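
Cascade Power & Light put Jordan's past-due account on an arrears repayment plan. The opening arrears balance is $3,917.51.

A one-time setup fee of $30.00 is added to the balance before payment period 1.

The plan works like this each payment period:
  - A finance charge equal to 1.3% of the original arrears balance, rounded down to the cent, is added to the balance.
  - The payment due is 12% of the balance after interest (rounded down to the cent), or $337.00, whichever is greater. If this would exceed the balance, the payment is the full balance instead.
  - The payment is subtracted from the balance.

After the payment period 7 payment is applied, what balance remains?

$1,658.56

# | Opening | Interest | Payment | End bal
1 | $3,947.51 | $50.92 | $479.81 | $3,518.62
2 | $3,518.62 | $50.92 | $428.34 | $3,141.20
3 | $3,141.20 | $50.92 | $383.05 | $2,809.07
4 | $2,809.07 | $50.92 | $343.19 | $2,516.80
5 | $2,516.80 | $50.92 | $337.00 | $2,230.72
6 | $2,230.72 | $50.92 | $337.00 | $1,944.64
7 | $1,944.64 | $50.92 | $337.00 | $1,658.56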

——

▶ _Work instruction_
Could you work out how many lines in the records include "down"? Answer with the number only.

▶ _Solution for this exercise_
2